Assignment - Within the records below, reproduce without change the lines from the line that has "n0 <= x OR v" through the line that has "At t=0, how", and only those.

(Data extracted from a collection)

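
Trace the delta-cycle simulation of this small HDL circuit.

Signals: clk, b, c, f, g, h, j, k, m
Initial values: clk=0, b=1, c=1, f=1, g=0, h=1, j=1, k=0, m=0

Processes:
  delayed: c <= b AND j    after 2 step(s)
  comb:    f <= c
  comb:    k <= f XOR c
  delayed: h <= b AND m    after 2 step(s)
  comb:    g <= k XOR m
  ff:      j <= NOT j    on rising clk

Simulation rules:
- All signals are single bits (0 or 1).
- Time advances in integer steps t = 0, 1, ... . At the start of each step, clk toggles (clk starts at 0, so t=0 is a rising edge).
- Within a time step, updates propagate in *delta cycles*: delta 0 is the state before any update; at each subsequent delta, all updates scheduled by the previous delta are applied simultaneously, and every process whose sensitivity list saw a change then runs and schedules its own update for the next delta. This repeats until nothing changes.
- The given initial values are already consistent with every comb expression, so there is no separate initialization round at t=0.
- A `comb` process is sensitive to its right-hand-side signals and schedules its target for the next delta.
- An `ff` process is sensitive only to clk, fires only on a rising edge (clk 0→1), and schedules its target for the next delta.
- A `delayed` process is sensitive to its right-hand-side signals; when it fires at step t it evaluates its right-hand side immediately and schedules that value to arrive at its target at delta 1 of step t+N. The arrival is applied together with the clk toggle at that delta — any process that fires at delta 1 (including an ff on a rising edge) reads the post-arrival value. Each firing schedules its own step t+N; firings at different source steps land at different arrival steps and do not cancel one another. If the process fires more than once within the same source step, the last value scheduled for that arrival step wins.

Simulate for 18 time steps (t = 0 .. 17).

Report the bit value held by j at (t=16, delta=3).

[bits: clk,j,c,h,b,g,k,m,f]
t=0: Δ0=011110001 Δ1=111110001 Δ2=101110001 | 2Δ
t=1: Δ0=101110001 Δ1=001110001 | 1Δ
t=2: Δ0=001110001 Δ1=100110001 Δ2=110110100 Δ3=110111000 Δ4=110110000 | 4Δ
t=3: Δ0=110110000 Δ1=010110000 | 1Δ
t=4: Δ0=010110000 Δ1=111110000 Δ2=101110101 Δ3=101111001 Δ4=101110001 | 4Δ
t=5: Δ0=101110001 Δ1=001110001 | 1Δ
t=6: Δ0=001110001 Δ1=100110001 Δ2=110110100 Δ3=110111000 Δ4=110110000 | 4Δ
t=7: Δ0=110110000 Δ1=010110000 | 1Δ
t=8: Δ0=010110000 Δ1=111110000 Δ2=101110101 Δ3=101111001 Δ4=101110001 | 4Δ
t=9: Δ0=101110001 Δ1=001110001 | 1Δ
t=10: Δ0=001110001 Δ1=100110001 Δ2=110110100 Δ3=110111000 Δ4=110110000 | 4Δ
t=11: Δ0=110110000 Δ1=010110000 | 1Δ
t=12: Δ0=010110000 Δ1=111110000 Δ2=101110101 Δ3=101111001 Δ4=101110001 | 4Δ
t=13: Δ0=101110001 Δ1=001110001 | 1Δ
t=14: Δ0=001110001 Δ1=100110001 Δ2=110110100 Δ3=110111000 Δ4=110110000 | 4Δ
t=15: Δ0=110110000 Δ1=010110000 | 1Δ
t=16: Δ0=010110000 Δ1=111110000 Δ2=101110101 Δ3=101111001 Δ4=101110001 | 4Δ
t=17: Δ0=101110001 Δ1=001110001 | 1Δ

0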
==
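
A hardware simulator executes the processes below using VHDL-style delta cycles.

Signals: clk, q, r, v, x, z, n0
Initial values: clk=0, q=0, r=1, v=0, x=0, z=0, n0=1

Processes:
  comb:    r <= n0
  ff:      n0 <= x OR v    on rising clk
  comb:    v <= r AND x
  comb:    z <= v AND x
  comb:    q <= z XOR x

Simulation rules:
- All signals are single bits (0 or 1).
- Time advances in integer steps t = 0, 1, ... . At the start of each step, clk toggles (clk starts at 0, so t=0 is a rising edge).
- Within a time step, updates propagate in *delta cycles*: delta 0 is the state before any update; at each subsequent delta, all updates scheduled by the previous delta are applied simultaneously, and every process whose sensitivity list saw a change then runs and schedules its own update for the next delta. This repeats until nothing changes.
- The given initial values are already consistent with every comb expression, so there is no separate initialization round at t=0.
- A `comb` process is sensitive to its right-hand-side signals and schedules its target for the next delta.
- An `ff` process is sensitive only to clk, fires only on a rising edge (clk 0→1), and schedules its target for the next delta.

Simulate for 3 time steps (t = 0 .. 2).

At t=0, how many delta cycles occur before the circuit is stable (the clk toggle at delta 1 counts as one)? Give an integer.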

Answer for the task -
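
  ff:      n0 <= x OR v    on rising clk
  comb:    v <= r AND x
  comb:    z <= v AND x
  comb:    q <= z XOR x

Simulation rules:
- All signals are single bits (0 or 1).
- Time advances in integer steps t = 0, 1, ... . At the start of each step, clk toggles (clk starts at 0, so t=0 is a rising edge).
- Within a time step, updates propagate in *delta cycles*: delta 0 is the state before any update; at each subsequent delta, all updates scheduled by the previous delta are applied simultaneously, and every process whose sensitivity list saw a change then runs and schedules its own update for the next delta. This repeats until nothing changes.
- The given initial values are already consistent with every comb expression, so there is no separate initialization round at t=0.
- A `comb` process is sensitive to its right-hand-side signals and schedules its target for the next delta.
- An `ff` process is sensitive only to clk, fires only on a rising edge (clk 0→1), and schedules its target for the next delta.

Simulate for 3 time steps (t = 0 .. 2).

At t=0, how many delta cycles occur before the circuit is stable (the clk toggle at delta 1 counts as one)? Give an integer.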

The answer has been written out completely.